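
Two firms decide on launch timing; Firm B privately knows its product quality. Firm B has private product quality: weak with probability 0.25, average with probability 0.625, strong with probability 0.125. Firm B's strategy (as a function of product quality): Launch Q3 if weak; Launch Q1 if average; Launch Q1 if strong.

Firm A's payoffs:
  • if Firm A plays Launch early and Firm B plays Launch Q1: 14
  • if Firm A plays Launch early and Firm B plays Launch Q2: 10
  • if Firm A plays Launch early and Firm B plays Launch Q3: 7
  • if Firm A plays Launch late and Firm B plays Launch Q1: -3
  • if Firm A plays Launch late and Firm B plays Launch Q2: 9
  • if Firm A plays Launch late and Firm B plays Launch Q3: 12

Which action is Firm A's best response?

Launch early

Compute Firm A's expected payoff for each action, taking the expectation over Firm B's type.
E[Launch early] = 0.25·(7) + 0.625·(14) + 0.125·(14) = 12.25
E[Launch late] = 0.25·(12) + 0.625·(-3) + 0.125·(-3) = 0.75
Best response: Launch early (12.25 is the largest).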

Task requirements: Transcribe the listing in full, keeping every line exact.

The completed task:
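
Two firms decide on launch timing; Firm B privately knows its product quality. Firm B has private product quality: weak with probability 0.25, average with probability 0.625, strong with probability 0.125. Firm B's strategy (as a function of product quality): Launch Q3 if weak; Launch Q1 if average; Launch Q1 if strong.

Firm A's payoffs:
  • if Firm A plays Launch early and Firm B plays Launch Q1: 14
  • if Firm A plays Launch early and Firm B plays Launch Q2: 10
  • if Firm A plays Launch early and Firm B plays Launch Q3: 7
  • if Firm A plays Launch late and Firm B plays Launch Q1: -3
  • if Firm A plays Launch late and Firm B plays Launch Q2: 9
  • if Firm A plays Launch late and Firm B plays Launch Q3: 12

Which action is Firm A's best response?

Launch early

Compute Firm A's expected payoff for each action, taking the expectation over Firm B's type.
E[Launch early] = 0.25·(7) + 0.625·(14) + 0.125·(14) = 12.25
E[Launch late] = 0.25·(12) + 0.625·(-3) + 0.125·(-3) = 0.75
Best response: Launch early (12.25 is the largest).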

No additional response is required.